▶ [WHAT THE TASK ASKS] For the records below, output each line exactly as it appears, from the first through the line with "A flow network".

▶ [AVAILABLE DATA]

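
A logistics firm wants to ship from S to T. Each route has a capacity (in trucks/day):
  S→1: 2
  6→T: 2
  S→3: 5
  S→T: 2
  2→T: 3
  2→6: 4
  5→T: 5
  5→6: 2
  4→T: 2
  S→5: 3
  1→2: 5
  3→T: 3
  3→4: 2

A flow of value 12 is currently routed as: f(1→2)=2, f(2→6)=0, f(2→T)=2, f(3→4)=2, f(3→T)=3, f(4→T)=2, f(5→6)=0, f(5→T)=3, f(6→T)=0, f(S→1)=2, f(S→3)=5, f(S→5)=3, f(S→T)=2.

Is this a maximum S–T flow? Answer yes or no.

Yes

Residual reachable from S: {S}; T is not reachable.
Saturated cut: S→1, S→3, S→5, S→T with total capacity 12 = current flow value. Flow is maximum.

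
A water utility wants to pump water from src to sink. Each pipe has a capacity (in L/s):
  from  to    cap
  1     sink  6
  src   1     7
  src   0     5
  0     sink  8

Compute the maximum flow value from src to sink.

11

Augment src->0->sink: bottleneck 5. Total 5.
Augment src->1->sink: bottleneck 6. Total 11.
No augmenting path remains in the residual graph.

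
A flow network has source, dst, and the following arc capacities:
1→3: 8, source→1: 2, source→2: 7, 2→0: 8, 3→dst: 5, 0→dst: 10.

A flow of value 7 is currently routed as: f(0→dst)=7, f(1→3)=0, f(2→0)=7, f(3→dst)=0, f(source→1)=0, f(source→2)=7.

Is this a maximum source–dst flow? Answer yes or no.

Residual path source→1→3→dst has bottleneck 2 > 0.
Pushing 2 along it raises the flow to 9, so the given flow is not maximum.

No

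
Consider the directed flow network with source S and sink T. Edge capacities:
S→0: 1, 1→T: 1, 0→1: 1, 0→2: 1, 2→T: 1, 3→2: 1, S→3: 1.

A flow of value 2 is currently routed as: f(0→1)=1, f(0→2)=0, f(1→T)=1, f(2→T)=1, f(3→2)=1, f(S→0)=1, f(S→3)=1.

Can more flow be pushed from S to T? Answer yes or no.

No

Residual reachable from S: {S}; T is not reachable.
Saturated cut: S→0, S→3 with total capacity 2 = current flow value. Flow is maximum.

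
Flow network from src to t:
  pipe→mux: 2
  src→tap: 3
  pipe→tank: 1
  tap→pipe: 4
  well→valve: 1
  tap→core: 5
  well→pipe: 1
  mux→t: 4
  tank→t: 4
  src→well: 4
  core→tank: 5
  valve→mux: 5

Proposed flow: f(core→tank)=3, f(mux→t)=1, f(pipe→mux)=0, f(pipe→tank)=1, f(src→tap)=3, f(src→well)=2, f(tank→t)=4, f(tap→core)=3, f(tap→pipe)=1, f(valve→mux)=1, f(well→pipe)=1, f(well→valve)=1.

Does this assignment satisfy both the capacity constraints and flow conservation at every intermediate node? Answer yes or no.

No

Conservation fails at tap: inflow 3 ≠ outflow 4.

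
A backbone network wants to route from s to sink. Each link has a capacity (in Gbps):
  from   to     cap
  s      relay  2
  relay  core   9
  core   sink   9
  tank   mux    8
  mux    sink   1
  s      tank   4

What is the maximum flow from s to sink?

3

Augment s->relay->core->sink: bottleneck 2. Total 2.
Augment s->tank->mux->sink: bottleneck 1. Total 3.
No augmenting path remains in the residual graph.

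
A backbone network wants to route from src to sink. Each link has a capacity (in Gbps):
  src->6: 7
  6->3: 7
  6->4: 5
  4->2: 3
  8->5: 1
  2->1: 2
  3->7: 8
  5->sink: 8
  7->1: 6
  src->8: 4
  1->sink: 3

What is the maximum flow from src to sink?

4

Augment src->8->5->sink: bottleneck 1. Total 1.
Augment src->6->3->7->1->sink: bottleneck 3. Total 4.
No augmenting path remains in the residual graph.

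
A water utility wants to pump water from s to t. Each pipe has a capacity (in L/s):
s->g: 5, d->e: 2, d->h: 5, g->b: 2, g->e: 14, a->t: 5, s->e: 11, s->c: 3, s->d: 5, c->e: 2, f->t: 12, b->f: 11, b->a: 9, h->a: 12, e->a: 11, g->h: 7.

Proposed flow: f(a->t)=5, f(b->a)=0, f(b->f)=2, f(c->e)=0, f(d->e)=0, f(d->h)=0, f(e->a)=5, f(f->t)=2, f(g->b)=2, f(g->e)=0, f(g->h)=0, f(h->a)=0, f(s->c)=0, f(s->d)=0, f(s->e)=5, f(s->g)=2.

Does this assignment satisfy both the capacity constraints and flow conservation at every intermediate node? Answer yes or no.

Every edge has 0 ≤ f(e) ≤ cap(e).
At each intermediate node, inflow equals outflow.

Yes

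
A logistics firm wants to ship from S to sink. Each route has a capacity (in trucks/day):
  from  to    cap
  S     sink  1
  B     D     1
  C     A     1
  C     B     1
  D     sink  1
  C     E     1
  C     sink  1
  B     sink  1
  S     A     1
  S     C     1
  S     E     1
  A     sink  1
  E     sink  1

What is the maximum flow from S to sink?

Augment S->sink: bottleneck 1. Total 1.
Augment S->C->sink: bottleneck 1. Total 2.
Augment S->A->sink: bottleneck 1. Total 3.
Augment S->E->sink: bottleneck 1. Total 4.
No augmenting path remains in the residual graph.

4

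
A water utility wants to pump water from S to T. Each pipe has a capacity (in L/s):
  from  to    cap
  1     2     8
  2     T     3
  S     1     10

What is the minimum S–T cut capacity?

3

Max flow = 3 (via 1 augmenting path).
In the residual at optimum, the set reachable from S is {1, 2, S}.
Cut edges: 2->T (cap 3). Sum = 3.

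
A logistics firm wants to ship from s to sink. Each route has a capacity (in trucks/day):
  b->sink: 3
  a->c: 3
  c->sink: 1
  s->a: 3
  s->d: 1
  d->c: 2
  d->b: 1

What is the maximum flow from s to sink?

Augment s->a->c->sink: bottleneck 1. Total 1.
Augment s->d->b->sink: bottleneck 1. Total 2.
No augmenting path remains in the residual graph.

2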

▶ [RESPONSE BOX]
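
A logistics firm wants to ship from S to T. Each route has a capacity (in trucks/day):
  S→1: 2
  6→T: 2
  S→3: 5
  S→T: 2
  2→T: 3
  2→6: 4
  5→T: 5
  5→6: 2
  4→T: 2
  S→5: 3
  1→2: 5
  3→T: 3
  3→4: 2

A flow of value 12 is currently routed as: f(1→2)=2, f(2→6)=0, f(2→T)=2, f(3→4)=2, f(3→T)=3, f(4→T)=2, f(5→6)=0, f(5→T)=3, f(6→T)=0, f(S→1)=2, f(S→3)=5, f(S→5)=3, f(S→T)=2.

Is this a maximum S–T flow? Answer yes or no.

Yes

Residual reachable from S: {S}; T is not reachable.
Saturated cut: S→1, S→3, S→5, S→T with total capacity 12 = current flow value. Flow is maximum.

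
A water utility wants to pump water from src to sink. Each pipe has a capacity (in L/s):
  from  to    cap
  1     sink  6
  src   1     7
  src   0     5
  0     sink  8

Compute the maximum flow value from src to sink.

11

Augment src->0->sink: bottleneck 5. Total 5.
Augment src->1->sink: bottleneck 6. Total 11.
No augmenting path remains in the residual graph.

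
A flow network has source, dst, and the following arc capacities: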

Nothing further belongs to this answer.